** Opening Records for the task block **

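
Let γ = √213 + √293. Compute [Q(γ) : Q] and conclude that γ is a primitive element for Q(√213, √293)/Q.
[Q(γ) : Q] = 4 (equivalently, Q(γ) = Q(√213, √293))

Obviously Q(γ) ⊆ Q(√213, √293), and [Q(√213, √293):Q] = 4 (since 213, 293 are distinct squarefree integers > 1 with 62409 not a perfect square). To show equality we compute the minimal polynomial of γ. From γ = √213 + √293: γ^2 = 213 + 2√(62409) + 293 = 506 + 2√(62409), so γ^2 - 506 = 2√(62409); squaring, (γ^2 - 506)^2 = 4·62409, i.e. γ^4 - 1012γ^2 + 256036 - 249636 = 0, i.e. γ^4 - 1012γ^2 + 6400 = 0. So γ is a root of x^4 - 1012x^2 + 6400. This polynomial is irreducible over Q: it has no rational root (each ±√213 ± √293 is irrational), and any factorization into two quadratics over Q would force √(62409) ∈ Q (pairing opposite roots) or √213, √293 ∈ Q (other pairings), all impossible. Hence [Q(γ):Q] = 4 = [Q(√213, √293):Q], so Q(γ) = Q(√213, √293).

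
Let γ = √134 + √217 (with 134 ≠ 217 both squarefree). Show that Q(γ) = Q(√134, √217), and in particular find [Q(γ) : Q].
[Q(γ) : Q] = 4 (equivalently, Q(γ) = Q(√134, √217))

Obviously Q(γ) ⊆ Q(√134, √217), and [Q(√134, √217):Q] = 4 (since 134, 217 are distinct squarefree integers > 1 with 29078 not a perfect square). To show equality we compute the minimal polynomial of γ. From γ = √134 + √217: γ^2 = 134 + 2√(29078) + 217 = 351 + 2√(29078), so γ^2 - 351 = 2√(29078); squaring, (γ^2 - 351)^2 = 4·29078, i.e. γ^4 - 702γ^2 + 123201 - 116312 = 0, i.e. γ^4 - 702γ^2 + 6889 = 0. So γ is a root of x^4 - 702x^2 + 6889. This polynomial is irreducible over Q: it has no rational root (each ±√134 ± √217 is irrational), and any factorization into two quadratics over Q would force √(29078) ∈ Q (pairing opposite roots) or √134, √217 ∈ Q (other pairings), all impossible. Hence [Q(γ):Q] = 4 = [Q(√134, √217):Q], so Q(γ) = Q(√134, √217).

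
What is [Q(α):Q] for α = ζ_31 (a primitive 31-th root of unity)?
[Q(α):Q] = 30

The minimal polynomial of ζ_31 over Q is the 31-th cyclotomic polynomial Φ_31(x), which is irreducible over Q and has degree φ(31) = 30. Hence [Q(α):Q] = φ(31) = 30.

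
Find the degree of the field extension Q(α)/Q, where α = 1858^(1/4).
[Q(α):Q] = 4

α is a root of x^4 - 1858. By Eisenstein's criterion at the prime p = 2 (which divides the constant term 1858 but p^2 = 4 does not, since 1858 is squarefree), x^4 - 1858 is irreducible over Q. Hence [Q(α):Q] = 4.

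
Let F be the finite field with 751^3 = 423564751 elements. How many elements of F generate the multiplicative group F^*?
There are φ(423564750) = 96811200 primitive elements

F_q^* is cyclic of order q - 1 = 423564750. A cyclic group of order m has exactly φ(m) generators. Here m = 423564750 = 2 · 3^2 · 5^3 · 7 · 26893, so the number of primitive elements is φ(423564750) = 96811200.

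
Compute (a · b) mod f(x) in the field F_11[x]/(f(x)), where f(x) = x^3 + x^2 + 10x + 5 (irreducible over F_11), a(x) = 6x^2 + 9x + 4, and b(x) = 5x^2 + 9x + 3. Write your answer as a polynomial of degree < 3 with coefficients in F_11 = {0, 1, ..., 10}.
a · b ≡ 3x^2 + 4x + 8 (mod f(x))

Multiply in F_11[x]: a(x)·b(x) = (6x^2 + 9x + 4)·(5x^2 + 9x + 3) = 8x^4 + 9x^2 + 8x + 1. This has degree ≥ 3, so divide by f(x) over F_11: 8x^4 + 9x^2 + 8x + 1 = (8x + 3)·(x^3 + x^2 + 10x + 5) + (3x^2 + 4x + 8). Hence a·b ≡ 3x^2 + 4x + 8 (mod f). (F_11[x]/(f) is a field with 11^3 = 1331 elements since f is irreducible of degree 3.)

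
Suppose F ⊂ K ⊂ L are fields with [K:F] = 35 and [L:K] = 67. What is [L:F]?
[L:F] = 2345

The tower law says that for any tower of field extensions F ⊂ K ⊂ L with finite degrees, [L:F] = [L:K] · [K:F]. Here this gives [L:F] = 67 · 35 = 2345.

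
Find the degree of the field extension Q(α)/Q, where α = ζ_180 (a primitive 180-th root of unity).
[Q(α):Q] = 48

The minimal polynomial of ζ_180 over Q is the 180-th cyclotomic polynomial Φ_180(x), which is irreducible over Q and has degree φ(180) = 48. Hence [Q(α):Q] = φ(180) = 48.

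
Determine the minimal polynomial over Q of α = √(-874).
m_α(x) = x^2 + 874

α satisfies α^2 + 874 = 0, so x^2 + 874 annihilates α. Since d = -874 is squarefree and ≠ 1, it is not a perfect square in Q, so x^2 + 874 has no rational root and is therefore irreducible over Q (a degree-2 polynomial over a field is irreducible iff it has no root). Hence m_α(x) = x^2 + 874.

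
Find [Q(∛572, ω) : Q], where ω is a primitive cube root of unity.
[Q(∛572, ω) : Q] = 6

[Q(∛572):Q] = 3 (min poly x^3 - 572, irreducible since 572 is not a perfect cube). [Q(ω):Q] = 2 (min poly x^2 + x + 1). Since Q(∛572) ⊂ R and ω ∉ R, we have ω ∉ Q(∛572), so x^2 + x + 1 remains irreducible over Q(∛572) and [Q(∛572, ω) : Q(∛572)] = 2. By the tower law, [Q(∛572, ω) : Q] = 3 · 2 = 6. (In fact Q(∛572, ω) is the splitting field of x^3 - 572 over Q.)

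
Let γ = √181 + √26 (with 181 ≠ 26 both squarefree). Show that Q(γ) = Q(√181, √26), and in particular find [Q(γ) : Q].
[Q(γ) : Q] = 4 (equivalently, Q(γ) = Q(√181, √26))

Obviously Q(γ) ⊆ Q(√181, √26), and [Q(√181, √26):Q] = 4 (since 181, 26 are distinct squarefree integers > 1 with 4706 not a perfect square). To show equality we compute the minimal polynomial of γ. From γ = √181 + √26: γ^2 = 181 + 2√(4706) + 26 = 207 + 2√(4706), so γ^2 - 207 = 2√(4706); squaring, (γ^2 - 207)^2 = 4·4706, i.e. γ^4 - 414γ^2 + 42849 - 18824 = 0, i.e. γ^4 - 414γ^2 + 24025 = 0. So γ is a root of x^4 - 414x^2 + 24025. This polynomial is irreducible over Q: it has no rational root (each ±√181 ± √26 is irrational), and any factorization into two quadratics over Q would force √(4706) ∈ Q (pairing opposite roots) or √181, √26 ∈ Q (other pairings), all impossible. Hence [Q(γ):Q] = 4 = [Q(√181, √26):Q], so Q(γ) = Q(√181, √26).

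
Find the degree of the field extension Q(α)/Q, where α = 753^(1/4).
[Q(α):Q] = 4

α is a root of x^4 - 753. By Eisenstein's criterion at the prime p = 3 (which divides the constant term 753 but p^2 = 9 does not, since 753 is squarefree), x^4 - 753 is irreducible over Q. Hence [Q(α):Q] = 4.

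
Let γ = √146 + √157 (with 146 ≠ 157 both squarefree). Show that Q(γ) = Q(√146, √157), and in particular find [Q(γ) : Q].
[Q(γ) : Q] = 4 (equivalently, Q(γ) = Q(√146, √157))

Obviously Q(γ) ⊆ Q(√146, √157), and [Q(√146, √157):Q] = 4 (since 146, 157 are distinct squarefree integers > 1 with 22922 not a perfect square). To show equality we compute the minimal polynomial of γ. From γ = √146 + √157: γ^2 = 146 + 2√(22922) + 157 = 303 + 2√(22922), so γ^2 - 303 = 2√(22922); squaring, (γ^2 - 303)^2 = 4·22922, i.e. γ^4 - 606γ^2 + 91809 - 91688 = 0, i.e. γ^4 - 606γ^2 + 121 = 0. So γ is a root of x^4 - 606x^2 + 121. This polynomial is irreducible over Q: it has no rational root (each ±√146 ± √157 is irrational), and any factorization into two quadratics over Q would force √(22922) ∈ Q (pairing opposite roots) or √146, √157 ∈ Q (other pairings), all impossible. Hence [Q(γ):Q] = 4 = [Q(√146, √157):Q], so Q(γ) = Q(√146, √157).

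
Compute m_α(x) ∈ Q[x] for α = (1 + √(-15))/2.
m_α(x) = x^2 - x + 4

From 2α - 1 = √(-15), squaring gives (2α - 1)^2 = -15, i.e. 4α^2 - 4α + 1 = -15, so α^2 - α + (1 + 15)/4 = 0. Since -15 ≡ 1 (mod 4), (1 + 15)/4 = 4 ∈ Z. The polynomial x^2 - x + 4 has discriminant 1 - 4·(4) = -15, which is not a perfect square in Q (d = -15 is squarefree and ≠ 1), so x^2 - x + 4 is irreducible over Q. It is the minimal polynomial of α.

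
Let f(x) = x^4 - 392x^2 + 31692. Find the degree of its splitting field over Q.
[K : Q] = 4

Solving the quadratic in x^2: x^2 = (392 ± √(392^2 - 4·31692))/2 = (392 ± √26896)/2 = (392 ± 164)/2, giving x^2 = 278 or x^2 = 114. So f(x) = (x^2 - 278)(x^2 - 114) and the roots of f are ±√278, ±√114. Hence the splitting field is K = Q(√278, √114). Since 278 and 114 are distinct squarefree integers > 1, their product 31692 is not a perfect square, so √114 ∉ Q(√278). By the tower law [K:Q] = [Q(√278,√114):Q(√278)] · [Q(√278):Q] = 2 · 2 = 4.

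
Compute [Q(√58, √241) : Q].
[Q(√58, √241) : Q] = 4

[Q(√58):Q] = 2 (min poly x^2 - 58, irreducible since 58 is squarefree > 1). For the top step, suppose √241 ∈ Q(√58), say √241 = c + d√58 with c, d ∈ Q. Squaring: 241 = c^2 + 58d^2 + 2cd√58. Since √58 ∉ Q this forces 2cd = 0. If d = 0 then √241 = c ∈ Q, contradicting 241 squarefree > 1. If c = 0 then 241 = 58d^2, so 58·241 = (58d)^2 is a perfect square in Q — but 58·241 = 13978 is not a perfect square (since 58 and 241 are distinct squarefree integers). Contradiction. Hence √241 ∉ Q(√58), so x^2 - 241 stays irreducible over Q(√58) and [Q(√58, √241) : Q(√58)] = 2. By the tower law, [Q(√58, √241) : Q] = 2 · 2 = 4.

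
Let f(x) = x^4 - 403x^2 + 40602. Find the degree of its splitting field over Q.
[K : Q] = 4

Solving the quadratic in x^2: x^2 = (403 ± √(403^2 - 4·40602))/2 = (403 ± √1)/2 = (403 ± 1)/2, giving x^2 = 201 or x^2 = 202. So f(x) = (x^2 - 201)(x^2 - 202) and the roots of f are ±√201, ±√202. Hence the splitting field is K = Q(√201, √202). Since 201 and 202 are distinct squarefree integers > 1, their product 40602 is not a perfect square, so √202 ∉ Q(√201). By the tower law [K:Q] = [Q(√201,√202):Q(√201)] · [Q(√201):Q] = 2 · 2 = 4.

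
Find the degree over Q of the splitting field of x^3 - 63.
[K : Q] = 6

The roots of x^3 - 63 are ∛63, ω∛63, ω^2∛63 where ω = e^(2πi/3) is a primitive cube root of unity, so K = Q(∛63, ω). Now [Q(∛63):Q] = 3 (since 63 is not a perfect cube, x^3 - 63 is irreducible) and [Q(ω):Q] = 2. Both 2 and 3 divide [K:Q], and [K:Q] ≤ 3·2 = 6, so [K:Q] = 6. (Equivalently: Q(∛63) ⊂ R but ω ∉ R, so [K : Q(∛63)] = 2.)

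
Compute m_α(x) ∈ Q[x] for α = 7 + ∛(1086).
m_α(x) = x^3 - 21x^2 + 147x - 1429

Set β = α - 7 = ∛(1086), so β^3 = 1086. Then (α - 7)^3 - 1086 = 0, i.e. α is a root of g(x) = (x - 7)^3 - 1086 = x^3 - 21x^2 + 147x - 1429. Since g(x) = h(x - 7) where h(x) = x^3 - 1086, and h is irreducible over Q (because 1086 is not a perfect cube, so h has no rational root, and a monic cubic with no rational root is irreducible), g is also irreducible (irreducibility is preserved under the substitution x → x - 7). Hence m_α(x) = x^3 - 21x^2 + 147x - 1429.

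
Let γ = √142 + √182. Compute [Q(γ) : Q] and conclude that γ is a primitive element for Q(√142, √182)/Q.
[Q(γ) : Q] = 4 (equivalently, Q(γ) = Q(√142, √182))

Obviously Q(γ) ⊆ Q(√142, √182), and [Q(√142, √182):Q] = 4 (since 142, 182 are distinct squarefree integers > 1 with 25844 not a perfect square). To show equality we compute the minimal polynomial of γ. From γ = √142 + √182: γ^2 = 142 + 2√(25844) + 182 = 324 + 2√(25844), so γ^2 - 324 = 2√(25844); squaring, (γ^2 - 324)^2 = 4·25844, i.e. γ^4 - 648γ^2 + 104976 - 103376 = 0, i.e. γ^4 - 648γ^2 + 1600 = 0. So γ is a root of x^4 - 648x^2 + 1600. This polynomial is irreducible over Q: it has no rational root (each ±√142 ± √182 is irrational), and any factorization into two quadratics over Q would force √(25844) ∈ Q (pairing opposite roots) or √142, √182 ∈ Q (other pairings), all impossible. Hence [Q(γ):Q] = 4 = [Q(√142, √182):Q], so Q(γ) = Q(√142, √182).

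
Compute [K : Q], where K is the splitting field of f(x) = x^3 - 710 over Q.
[K : Q] = 6

The roots of x^3 - 710 are ∛710, ω∛710, ω^2∛710 where ω = e^(2πi/3) is a primitive cube root of unity, so K = Q(∛710, ω). Now [Q(∛710):Q] = 3 (since 710 is not a perfect cube, x^3 - 710 is irreducible) and [Q(ω):Q] = 2. Both 2 and 3 divide [K:Q], and [K:Q] ≤ 3·2 = 6, so [K:Q] = 6. (Equivalently: Q(∛710) ⊂ R but ω ∉ R, so [K : Q(∛710)] = 2.)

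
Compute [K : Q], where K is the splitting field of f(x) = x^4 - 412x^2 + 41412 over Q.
[K : Q] = 4

Solving the quadratic in x^2: x^2 = (412 ± √(412^2 - 4·41412))/2 = (412 ± √4096)/2 = (412 ± 64)/2, giving x^2 = 174 or x^2 = 238. So f(x) = (x^2 - 174)(x^2 - 238) and the roots of f are ±√174, ±√238. Hence the splitting field is K = Q(√174, √238). Since 174 and 238 are distinct squarefree integers > 1, their product 41412 is not a perfect square, so √238 ∉ Q(√174). By the tower law [K:Q] = [Q(√174,√238):Q(√174)] · [Q(√174):Q] = 2 · 2 = 4.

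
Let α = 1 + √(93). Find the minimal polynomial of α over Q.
m_α(x) = x^2 - 2x - 92

From α - 1 = √(93), squaring gives (α - 1)^2 = 93, i.e. α^2 - 2α + 1 = 93, so α^2 - 2α - 92 = 0. The discriminant of x^2 - 2x - 92 is (-2)^2 - 4·(-92) = 4 + 368 = 372, and 4·(93) is not a perfect square in Q since 93 is squarefree and ≠ 1. Hence x^2 - 2x - 92 is irreducible over Q and is the minimal polynomial of α.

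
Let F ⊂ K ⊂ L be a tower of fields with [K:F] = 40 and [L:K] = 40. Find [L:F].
[L:F] = 1600

The tower law says that for any tower of field extensions F ⊂ K ⊂ L with finite degrees, [L:F] = [L:K] · [K:F]. Here this gives [L:F] = 40 · 40 = 1600.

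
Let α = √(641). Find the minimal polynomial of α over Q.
m_α(x) = x^2 - 641

α satisfies α^2 - 641 = 0, so x^2 - 641 annihilates α. Since d = 641 is squarefree and ≠ 1, it is not a perfect square in Q, so x^2 - 641 has no rational root and is therefore irreducible over Q (a degree-2 polynomial over a field is irreducible iff it has no root). Hence m_α(x) = x^2 - 641.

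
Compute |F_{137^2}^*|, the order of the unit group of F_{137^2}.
|F_{137^2}^*| = 18768

F_{137^2} has 137^2 = 18769 elements; its multiplicative group consists of all nonzero elements, so |F_{137^2}^*| = 18769 - 1 = 18768. (It is cyclic since any finite subgroup of the multiplicative group of a field is cyclic.)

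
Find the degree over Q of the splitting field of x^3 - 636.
[K : Q] = 6

The roots of x^3 - 636 are ∛636, ω∛636, ω^2∛636 where ω = e^(2πi/3) is a primitive cube root of unity, so K = Q(∛636, ω). Now [Q(∛636):Q] = 3 (since 636 is not a perfect cube, x^3 - 636 is irreducible) and [Q(ω):Q] = 2. Both 2 and 3 divide [K:Q], and [K:Q] ≤ 3·2 = 6, so [K:Q] = 6. (Equivalently: Q(∛636) ⊂ R but ω ∉ R, so [K : Q(∛636)] = 2.)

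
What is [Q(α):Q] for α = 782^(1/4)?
[Q(α):Q] = 4

α is a root of x^4 - 782. By Eisenstein's criterion at the prime p = 2 (which divides the constant term 782 but p^2 = 4 does not, since 782 is squarefree), x^4 - 782 is irreducible over Q. Hence [Q(α):Q] = 4.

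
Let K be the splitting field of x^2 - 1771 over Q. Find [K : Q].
[K : Q] = 2

f(x) = x^2 - 1771 factors as (x - √1771)(x + √1771). The splitting field is K = Q(√1771). Since 1771 is squarefree and > 1, it is not a perfect square, so x^2 - 1771 is irreducible over Q and [Q(√1771) : Q] = 2. Hence [K : Q] = 2.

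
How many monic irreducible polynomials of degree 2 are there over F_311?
There are 48205 monic irreducible polynomials of degree 2 over F_311

Each element of F_{311^2} that lies in no proper subfield is a root of exactly one monic irreducible of degree 2 over F_311, and each such polynomial has 2 distinct roots in F_{311^2}. By Möbius inversion the count is N_311(2) = (1/2) Σ_{d|2} μ(2/d) · 311^d = (1/2)(μ(2)·311^1 + μ(1)·311^2) = 96410/2 = 48205.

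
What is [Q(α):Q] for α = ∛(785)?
[Q(α):Q] = 3

The minimal polynomial of α is x^3 - 785, irreducible over Q since 785 is not a perfect cube (so x^3 - 785 has no rational root). Hence [Q(α):Q] = deg(m_α) = 3.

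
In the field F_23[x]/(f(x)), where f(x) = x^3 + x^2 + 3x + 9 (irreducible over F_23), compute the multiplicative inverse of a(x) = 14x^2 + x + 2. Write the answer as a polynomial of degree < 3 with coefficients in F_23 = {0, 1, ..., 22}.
a(x)^(-1) ≡ 20x^2 + 3x + 20 (mod f(x))

Since f is irreducible over F_23, F_23[x]/(f) is a field and a(x) ≠ 0 has an inverse. Apply the extended Euclidean algorithm to f(x) and a(x) in F_23[x]: f(x) = (5x + 3)·a(x) + (13x + 3);  a(x) = (17x + 5)·(13x + 3) + (10). The last nonzero remainder is the constant 10 = gcd(f, a) in F_23. Back-substituting through the division chain expresses 10 = s(x)·a(x) + t(x)·f(x) with s(x) ≡ 16x^2 + 7x + 16 (mod f), so (16x^2 + 7x + 16)·a(x) ≡ 10 (mod f). Multiplying by 10^(-1) ≡ 7 in F_23 gives a(x)^(-1) ≡ 7·(16x^2 + 7x + 16) ≡ 20x^2 + 3x + 20 (mod f). Check: (14x^2 + x + 2)·(20x^2 + 3x + 20) = 4x^4 + 16x^3 + x^2 + 3x + 17 ≡ 1 (mod x^3 + x^2 + 3x + 9).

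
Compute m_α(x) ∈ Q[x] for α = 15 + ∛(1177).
m_α(x) = x^3 - 45x^2 + 675x - 4552

Set β = α - 15 = ∛(1177), so β^3 = 1177. Then (α - 15)^3 - 1177 = 0, i.e. α is a root of g(x) = (x - 15)^3 - 1177 = x^3 - 45x^2 + 675x - 4552. Since g(x) = h(x - 15) where h(x) = x^3 - 1177, and h is irreducible over Q (because 1177 is not a perfect cube, so h has no rational root, and a monic cubic with no rational root is irreducible), g is also irreducible (irreducibility is preserved under the substitution x → x - 15). Hence m_α(x) = x^3 - 45x^2 + 675x - 4552.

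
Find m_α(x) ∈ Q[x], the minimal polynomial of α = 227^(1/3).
m_α(x) = x^3 - 227

α satisfies α^3 = 227, so x^3 - 227 annihilates α. By the rational root test, a rational root p/q (in lowest terms) of x^3 - 227 would satisfy p^3 = 227 q^3, forcing q = 1 and p^3 = 227; but 227 is not a perfect cube, contradiction. A monic cubic over Q with no rational root is irreducible (any nontrivial factorization would include a linear factor). Hence x^3 - 227 is the minimal polynomial of α, and in particular [Q(α):Q] = 3.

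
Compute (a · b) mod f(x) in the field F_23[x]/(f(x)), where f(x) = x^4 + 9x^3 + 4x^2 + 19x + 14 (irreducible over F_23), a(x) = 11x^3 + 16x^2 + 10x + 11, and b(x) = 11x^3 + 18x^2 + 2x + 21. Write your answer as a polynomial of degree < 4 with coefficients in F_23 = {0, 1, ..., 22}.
a · b ≡ 21x^3 + 2x^2 + 7x + 1 (mod f(x))

Multiply in F_23[x]: a(x)·b(x) = (11x^3 + 16x^2 + 10x + 11)·(11x^3 + 18x^2 + 2x + 21) = 6x^6 + 6x^5 + 6x^4 + 12x^3 + 2x^2 + 2x + 1. This has degree ≥ 4, so divide by f(x) over F_23: 6x^6 + 6x^5 + 6x^4 + 12x^3 + 2x^2 + 2x + 1 = (6x^2 + 21x)·(x^4 + 9x^3 + 4x^2 + 19x + 14) + (21x^3 + 2x^2 + 7x + 1). Hence a·b ≡ 21x^3 + 2x^2 + 7x + 1 (mod f). (F_23[x]/(f) is a field with 23^4 = 279841 elements since f is irreducible of degree 4.)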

** Closing Records for the task block **

**The task:**
Your output should be the lines from the one with "Compute (a · b) mod f(x) in the field F_23[x]/(f(x)), where" through the last line of the entries above, copied exactly and nothing more.

**Solution to this task:**
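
Compute (a · b) mod f(x) in the field F_23[x]/(f(x)), where f(x) = x^4 + 9x^3 + 4x^2 + 19x + 14 (irreducible over F_23), a(x) = 11x^3 + 16x^2 + 10x + 11, and b(x) = 11x^3 + 18x^2 + 2x + 21. Write your answer as a polynomial of degree < 4 with coefficients in F_23 = {0, 1, ..., 22}.
a · b ≡ 21x^3 + 2x^2 + 7x + 1 (mod f(x))

Multiply in F_23[x]: a(x)·b(x) = (11x^3 + 16x^2 + 10x + 11)·(11x^3 + 18x^2 + 2x + 21) = 6x^6 + 6x^5 + 6x^4 + 12x^3 + 2x^2 + 2x + 1. This has degree ≥ 4, so divide by f(x) over F_23: 6x^6 + 6x^5 + 6x^4 + 12x^3 + 2x^2 + 2x + 1 = (6x^2 + 21x)·(x^4 + 9x^3 + 4x^2 + 19x + 14) + (21x^3 + 2x^2 + 7x + 1). Hence a·b ≡ 21x^3 + 2x^2 + 7x + 1 (mod f). (F_23[x]/(f) is a field with 23^4 = 279841 elements since f is irreducible of degree 4.)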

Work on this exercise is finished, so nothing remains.